Stored items:
*-*-*

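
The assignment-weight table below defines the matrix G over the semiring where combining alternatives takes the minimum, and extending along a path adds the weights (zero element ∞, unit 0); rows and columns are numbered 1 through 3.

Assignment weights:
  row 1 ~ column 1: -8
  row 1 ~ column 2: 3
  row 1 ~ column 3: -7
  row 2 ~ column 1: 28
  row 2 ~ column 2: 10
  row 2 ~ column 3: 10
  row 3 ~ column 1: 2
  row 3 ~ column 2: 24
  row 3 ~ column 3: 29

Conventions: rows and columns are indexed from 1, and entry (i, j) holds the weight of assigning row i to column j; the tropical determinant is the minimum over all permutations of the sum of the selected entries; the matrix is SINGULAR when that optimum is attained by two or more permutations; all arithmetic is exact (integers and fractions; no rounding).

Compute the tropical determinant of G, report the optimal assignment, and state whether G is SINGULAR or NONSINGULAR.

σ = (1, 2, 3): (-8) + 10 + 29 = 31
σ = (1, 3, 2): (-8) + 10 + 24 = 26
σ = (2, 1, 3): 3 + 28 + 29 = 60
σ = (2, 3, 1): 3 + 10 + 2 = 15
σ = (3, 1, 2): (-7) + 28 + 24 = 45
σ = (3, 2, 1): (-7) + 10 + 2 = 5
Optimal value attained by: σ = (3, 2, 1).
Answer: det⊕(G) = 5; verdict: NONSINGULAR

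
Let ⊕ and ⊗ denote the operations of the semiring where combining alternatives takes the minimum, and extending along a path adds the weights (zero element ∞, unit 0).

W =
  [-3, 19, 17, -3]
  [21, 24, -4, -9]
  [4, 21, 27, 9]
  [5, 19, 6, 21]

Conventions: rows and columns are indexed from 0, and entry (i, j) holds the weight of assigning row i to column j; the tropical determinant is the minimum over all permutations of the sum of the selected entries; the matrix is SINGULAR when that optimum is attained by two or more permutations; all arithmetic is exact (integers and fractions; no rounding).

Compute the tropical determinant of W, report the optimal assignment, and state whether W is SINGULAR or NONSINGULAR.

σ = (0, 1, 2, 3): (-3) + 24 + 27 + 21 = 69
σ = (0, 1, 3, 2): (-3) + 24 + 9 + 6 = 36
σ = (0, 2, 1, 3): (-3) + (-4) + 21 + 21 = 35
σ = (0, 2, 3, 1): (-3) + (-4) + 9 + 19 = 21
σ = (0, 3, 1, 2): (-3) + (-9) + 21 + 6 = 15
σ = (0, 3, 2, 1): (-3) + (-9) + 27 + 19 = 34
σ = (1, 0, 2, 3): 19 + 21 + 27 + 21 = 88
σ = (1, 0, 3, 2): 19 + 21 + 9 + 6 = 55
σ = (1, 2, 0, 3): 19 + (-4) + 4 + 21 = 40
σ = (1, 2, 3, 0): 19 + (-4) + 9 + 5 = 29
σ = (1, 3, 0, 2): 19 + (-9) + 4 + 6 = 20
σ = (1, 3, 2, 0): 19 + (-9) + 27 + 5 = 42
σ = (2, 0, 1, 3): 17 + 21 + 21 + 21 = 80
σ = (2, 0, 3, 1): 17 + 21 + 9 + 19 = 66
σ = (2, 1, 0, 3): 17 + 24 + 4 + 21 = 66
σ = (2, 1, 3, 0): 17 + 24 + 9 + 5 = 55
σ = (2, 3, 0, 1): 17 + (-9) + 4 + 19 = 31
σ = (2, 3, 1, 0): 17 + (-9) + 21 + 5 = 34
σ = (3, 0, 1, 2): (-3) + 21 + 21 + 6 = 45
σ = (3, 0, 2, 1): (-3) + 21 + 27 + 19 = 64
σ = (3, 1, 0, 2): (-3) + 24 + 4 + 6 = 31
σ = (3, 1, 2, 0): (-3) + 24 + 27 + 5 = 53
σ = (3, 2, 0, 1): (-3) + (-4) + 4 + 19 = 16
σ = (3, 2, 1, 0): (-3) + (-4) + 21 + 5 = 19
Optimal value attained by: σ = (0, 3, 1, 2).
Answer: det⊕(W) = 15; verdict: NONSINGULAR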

*-*-*

What lines in the records contain the word "entries"? Return each one.

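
Conventions: rows and columns are indexed from 1, and entry (i, j) holds the weight of assigning row i to column j; the tropical determinant is the minimum over all permutations of the sum of the selected entries; the matrix is SINGULAR when that optimum is attained by two or more permutations; all arithmetic is exact (integers and fractions; no rounding).
Conventions: rows and columns are indexed from 0, and entry (i, j) holds the weight of assigning row i to column j; the tropical determinant is the minimum over all permutations of the sum of the selected entries; the matrix is SINGULAR when that optimum is attained by two or more permutations; all arithmetic is exact (integers and fractions; no rounding).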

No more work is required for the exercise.